▶ _Task requirements_
Produce an exact copy of the data below.

▶ _Data to use_
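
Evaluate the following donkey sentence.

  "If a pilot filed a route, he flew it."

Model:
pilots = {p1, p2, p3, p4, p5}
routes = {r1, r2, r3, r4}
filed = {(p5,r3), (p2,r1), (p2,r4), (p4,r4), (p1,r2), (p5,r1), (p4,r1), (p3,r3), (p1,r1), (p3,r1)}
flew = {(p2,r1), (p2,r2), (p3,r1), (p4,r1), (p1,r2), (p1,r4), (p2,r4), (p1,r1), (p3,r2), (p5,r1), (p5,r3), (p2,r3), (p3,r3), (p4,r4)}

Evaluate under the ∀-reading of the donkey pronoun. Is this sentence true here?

True

"it" takes "a route" as antecedent — a donkey pronoun bound across the clause boundary.
Strong reading: for every (p,r) with filed(p,r), flew(p,r).
Restrictor pairs: (p1,r1) ✓  (p1,r2) ✓  (p2,r1) ✓  (p2,r4) ✓  (p3,r1) ✓  (p3,r3) ✓  (p4,r1) ✓  (p4,r4) ✓  (p5,r1) ✓  (p5,r3) ✓
Every restrictor pair satisfies the scope.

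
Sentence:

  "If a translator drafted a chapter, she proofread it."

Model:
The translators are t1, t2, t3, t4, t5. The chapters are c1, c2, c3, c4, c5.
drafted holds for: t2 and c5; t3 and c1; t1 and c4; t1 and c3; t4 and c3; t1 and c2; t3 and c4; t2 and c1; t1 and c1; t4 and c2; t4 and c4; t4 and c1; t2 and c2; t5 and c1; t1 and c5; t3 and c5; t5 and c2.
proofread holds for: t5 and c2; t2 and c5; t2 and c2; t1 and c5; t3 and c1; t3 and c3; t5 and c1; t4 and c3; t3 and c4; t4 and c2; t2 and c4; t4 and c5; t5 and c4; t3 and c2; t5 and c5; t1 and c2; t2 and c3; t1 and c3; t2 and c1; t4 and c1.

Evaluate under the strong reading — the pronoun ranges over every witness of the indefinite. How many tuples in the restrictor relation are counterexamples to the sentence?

"it" takes "a chapter" as antecedent — a donkey pronoun bound across the clause boundary.
Strong reading: for every (t,c) with drafted(t,c), proofread(t,c).
Restrictor pairs: (t1,c1) ✗  (t1,c2) ✓  (t1,c3) ✓  (t1,c4) ✗  (t1,c5) ✓  (t2,c1) ✓  (t2,c2) ✓  (t2,c5) ✓  (t3,c1) ✓  (t3,c4) ✓  (t3,c5) ✗  (t4,c1) ✓  (t4,c2) ✓  (t4,c3) ✓  (t4,c4) ✗  (t5,c1) ✓  (t5,c2) ✓
Counterexamples (restrictor pairs failing the scope): 4.

4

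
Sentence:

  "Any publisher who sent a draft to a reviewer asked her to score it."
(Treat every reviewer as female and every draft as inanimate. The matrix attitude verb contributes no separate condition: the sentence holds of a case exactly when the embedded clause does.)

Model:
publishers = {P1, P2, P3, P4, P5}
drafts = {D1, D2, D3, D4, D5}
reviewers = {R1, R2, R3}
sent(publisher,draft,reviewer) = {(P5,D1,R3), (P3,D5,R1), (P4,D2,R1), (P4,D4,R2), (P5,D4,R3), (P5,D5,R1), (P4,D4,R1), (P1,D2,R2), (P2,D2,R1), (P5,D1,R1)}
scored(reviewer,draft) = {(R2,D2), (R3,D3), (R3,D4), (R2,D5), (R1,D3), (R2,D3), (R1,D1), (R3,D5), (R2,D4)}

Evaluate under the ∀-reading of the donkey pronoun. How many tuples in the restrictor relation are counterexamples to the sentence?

6

"her" takes "a reviewer" as antecedent and "it" takes "a draft"; both are donkey pronouns co-varying with the restrictor.
Strong reading: for every (p,d,r) with sent(p,d,r), scored(r,d).
Restrictor triples: (P1,D2,R2)→scored(R2,D2) ✓  (P2,D2,R1)→scored(R1,D2) ✗  (P3,D5,R1)→scored(R1,D5) ✗  (P4,D2,R1)→scored(R1,D2) ✗  (P4,D4,R1)→scored(R1,D4) ✗  (P4,D4,R2)→scored(R2,D4) ✓  (P5,D1,R1)→scored(R1,D1) ✓  (P5,D1,R3)→scored(R3,D1) ✗  (P5,D4,R3)→scored(R3,D4) ✓  (P5,D5,R1)→scored(R1,D5) ✗
Counterexamples (restrictor triples failing the scope): 6.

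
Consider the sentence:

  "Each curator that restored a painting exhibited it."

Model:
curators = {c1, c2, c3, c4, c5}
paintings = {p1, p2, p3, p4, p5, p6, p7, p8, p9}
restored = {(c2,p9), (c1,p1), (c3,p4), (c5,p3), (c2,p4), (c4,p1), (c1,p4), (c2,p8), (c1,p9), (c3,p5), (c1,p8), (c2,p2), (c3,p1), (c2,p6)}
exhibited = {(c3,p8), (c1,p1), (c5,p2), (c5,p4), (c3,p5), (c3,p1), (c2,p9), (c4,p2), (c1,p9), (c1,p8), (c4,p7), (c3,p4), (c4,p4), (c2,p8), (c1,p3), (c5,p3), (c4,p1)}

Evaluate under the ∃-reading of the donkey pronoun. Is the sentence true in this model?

"it" takes "a painting" as antecedent — a donkey pronoun bound across the clause boundary.
Weak reading: every curator c with some restored-painting has at least one restored-painting p such that exhibited(c,p).
Per curator: c1:✓  c2:✓  c3:✓  c4:✓  c5:✓
Every curator in the restrictor has a witness.

True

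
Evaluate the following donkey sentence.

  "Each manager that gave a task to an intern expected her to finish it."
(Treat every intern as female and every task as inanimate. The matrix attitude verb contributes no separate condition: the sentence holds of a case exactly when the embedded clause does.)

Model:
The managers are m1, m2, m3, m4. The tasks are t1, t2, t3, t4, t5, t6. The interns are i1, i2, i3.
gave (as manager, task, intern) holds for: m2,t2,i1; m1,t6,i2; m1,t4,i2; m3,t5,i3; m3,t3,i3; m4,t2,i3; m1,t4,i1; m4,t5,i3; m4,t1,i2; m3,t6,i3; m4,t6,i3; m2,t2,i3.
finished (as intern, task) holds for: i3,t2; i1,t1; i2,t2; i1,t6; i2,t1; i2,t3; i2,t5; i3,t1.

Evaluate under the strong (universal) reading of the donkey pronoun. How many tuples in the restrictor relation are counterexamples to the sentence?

9

"her" takes "an intern" as antecedent and "it" takes "a task"; both are donkey pronouns co-varying with the restrictor.
Strong reading: for every (m,t,i) with gave(m,t,i), finished(i,t).
Restrictor triples: (m1,t4,i1)→finished(i1,t4) ✗  (m1,t4,i2)→finished(i2,t4) ✗  (m1,t6,i2)→finished(i2,t6) ✗  (m2,t2,i1)→finished(i1,t2) ✗  (m2,t2,i3)→finished(i3,t2) ✓  (m3,t3,i3)→finished(i3,t3) ✗  (m3,t5,i3)→finished(i3,t5) ✗  (m3,t6,i3)→finished(i3,t6) ✗  (m4,t1,i2)→finished(i2,t1) ✓  (m4,t2,i3)→finished(i3,t2) ✓  (m4,t5,i3)→finished(i3,t5) ✗  (m4,t6,i3)→finished(i3,t6) ✗
Counterexamples (restrictor triples failing the scope): 9.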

▶ _Answer to the problem_
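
Evaluate the following donkey sentence.

  "If a pilot filed a route, he flew it."

Model:
pilots = {p1, p2, p3, p4, p5}
routes = {r1, r2, r3, r4}
filed = {(p5,r3), (p2,r1), (p2,r4), (p4,r4), (p1,r2), (p5,r1), (p4,r1), (p3,r3), (p1,r1), (p3,r1)}
flew = {(p2,r1), (p2,r2), (p3,r1), (p4,r1), (p1,r2), (p1,r4), (p2,r4), (p1,r1), (p3,r2), (p5,r1), (p5,r3), (p2,r3), (p3,r3), (p4,r4)}

Evaluate under the ∀-reading of the donkey pronoun. Is this sentence true here?

True

"it" takes "a route" as antecedent — a donkey pronoun bound across the clause boundary.
Strong reading: for every (p,r) with filed(p,r), flew(p,r).
Restrictor pairs: (p1,r1) ✓  (p1,r2) ✓  (p2,r1) ✓  (p2,r4) ✓  (p3,r1) ✓  (p3,r3) ✓  (p4,r1) ✓  (p4,r4) ✓  (p5,r1) ✓  (p5,r3) ✓
Every restrictor pair satisfies the scope.

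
Sentence:

  "If a translator drafted a chapter, she proofread it."

Model:
The translators are t1, t2, t3, t4, t5. The chapters are c1, c2, c3, c4, c5.
drafted holds for: t2 and c5; t3 and c1; t1 and c4; t1 and c3; t4 and c3; t1 and c2; t3 and c4; t2 and c1; t1 and c1; t4 and c2; t4 and c4; t4 and c1; t2 and c2; t5 and c1; t1 and c5; t3 and c5; t5 and c2.
proofread holds for: t5 and c2; t2 and c5; t2 and c2; t1 and c5; t3 and c1; t3 and c3; t5 and c1; t4 and c3; t3 and c4; t4 and c2; t2 and c4; t4 and c5; t5 and c4; t3 and c2; t5 and c5; t1 and c2; t2 and c3; t1 and c3; t2 and c1; t4 and c1.

Evaluate under the strong reading — the pronoun ranges over every witness of the indefinite. How many tuples in the restrictor relation are counterexamples to the sentence?

"it" takes "a chapter" as antecedent — a donkey pronoun bound across the clause boundary.
Strong reading: for every (t,c) with drafted(t,c), proofread(t,c).
Restrictor pairs: (t1,c1) ✗  (t1,c2) ✓  (t1,c3) ✓  (t1,c4) ✗  (t1,c5) ✓  (t2,c1) ✓  (t2,c2) ✓  (t2,c5) ✓  (t3,c1) ✓  (t3,c4) ✓  (t3,c5) ✗  (t4,c1) ✓  (t4,c2) ✓  (t4,c3) ✓  (t4,c4) ✗  (t5,c1) ✓  (t5,c2) ✓
Counterexamples (restrictor pairs failing the scope): 4.

4

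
Sentence:

  "Any publisher who sent a draft to a reviewer asked her to score it."
(Treat every reviewer as female and every draft as inanimate. The matrix attitude verb contributes no separate condition: the sentence holds of a case exactly when the embedded clause does.)

Model:
publishers = {P1, P2, P3, P4, P5}
drafts = {D1, D2, D3, D4, D5}
reviewers = {R1, R2, R3}
sent(publisher,draft,reviewer) = {(P5,D1,R3), (P3,D5,R1), (P4,D2,R1), (P4,D4,R2), (P5,D4,R3), (P5,D5,R1), (P4,D4,R1), (P1,D2,R2), (P2,D2,R1), (P5,D1,R1)}
scored(reviewer,draft) = {(R2,D2), (R3,D3), (R3,D4), (R2,D5), (R1,D3), (R2,D3), (R1,D1), (R3,D5), (R2,D4)}

Evaluate under the ∀-reading of the donkey pronoun. How many tuples in the restrictor relation are counterexamples to the sentence?

6

"her" takes "a reviewer" as antecedent and "it" takes "a draft"; both are donkey pronouns co-varying with the restrictor.
Strong reading: for every (p,d,r) with sent(p,d,r), scored(r,d).
Restrictor triples: (P1,D2,R2)→scored(R2,D2) ✓  (P2,D2,R1)→scored(R1,D2) ✗  (P3,D5,R1)→scored(R1,D5) ✗  (P4,D2,R1)→scored(R1,D2) ✗  (P4,D4,R1)→scored(R1,D4) ✗  (P4,D4,R2)→scored(R2,D4) ✓  (P5,D1,R1)→scored(R1,D1) ✓  (P5,D1,R3)→scored(R3,D1) ✗  (P5,D4,R3)→scored(R3,D4) ✓  (P5,D5,R1)→scored(R1,D5) ✗
Counterexamples (restrictor triples failing the scope): 6.

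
Consider the sentence:

  "Each curator that restored a painting exhibited it."

Model:
curators = {c1, c2, c3, c4, c5}
paintings = {p1, p2, p3, p4, p5, p6, p7, p8, p9}
restored = {(c2,p9), (c1,p1), (c3,p4), (c5,p3), (c2,p4), (c4,p1), (c1,p4), (c2,p8), (c1,p9), (c3,p5), (c1,p8), (c2,p2), (c3,p1), (c2,p6)}
exhibited = {(c3,p8), (c1,p1), (c5,p2), (c5,p4), (c3,p5), (c3,p1), (c2,p9), (c4,p2), (c1,p9), (c1,p8), (c4,p7), (c3,p4), (c4,p4), (c2,p8), (c1,p3), (c5,p3), (c4,p1)}

Evaluate under the ∃-reading of the donkey pronoun. Is the sentence true in this model?

"it" takes "a painting" as antecedent — a donkey pronoun bound across the clause boundary.
Weak reading: every curator c with some restored-painting has at least one restored-painting p such that exhibited(c,p).
Per curator: c1:✓  c2:✓  c3:✓  c4:✓  c5:✓
Every curator in the restrictor has a witness.

True

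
Evaluate the following donkey sentence.

  "Each manager that gave a task to an intern expected her to finish it."
(Treat every intern as female and every task as inanimate. The matrix attitude verb contributes no separate condition: the sentence holds of a case exactly when the embedded clause does.)

Model:
The managers are m1, m2, m3, m4. The tasks are t1, t2, t3, t4, t5, t6. The interns are i1, i2, i3.
gave (as manager, task, intern) holds for: m2,t2,i1; m1,t6,i2; m1,t4,i2; m3,t5,i3; m3,t3,i3; m4,t2,i3; m1,t4,i1; m4,t5,i3; m4,t1,i2; m3,t6,i3; m4,t6,i3; m2,t2,i3.
finished (as intern, task) holds for: i3,t2; i1,t1; i2,t2; i1,t6; i2,t1; i2,t3; i2,t5; i3,t1.

Evaluate under the strong (universal) reading of the donkey pronoun. How many tuples in the restrictor relation are counterexamples to the sentence?

9

"her" takes "an intern" as antecedent and "it" takes "a task"; both are donkey pronouns co-varying with the restrictor.
Strong reading: for every (m,t,i) with gave(m,t,i), finished(i,t).
Restrictor triples: (m1,t4,i1)→finished(i1,t4) ✗  (m1,t4,i2)→finished(i2,t4) ✗  (m1,t6,i2)→finished(i2,t6) ✗  (m2,t2,i1)→finished(i1,t2) ✗  (m2,t2,i3)→finished(i3,t2) ✓  (m3,t3,i3)→finished(i3,t3) ✗  (m3,t5,i3)→finished(i3,t5) ✗  (m3,t6,i3)→finished(i3,t6) ✗  (m4,t1,i2)→finished(i2,t1) ✓  (m4,t2,i3)→finished(i3,t2) ✓  (m4,t5,i3)→finished(i3,t5) ✗  (m4,t6,i3)→finished(i3,t6) ✗
Counterexamples (restrictor triples failing the scope): 9.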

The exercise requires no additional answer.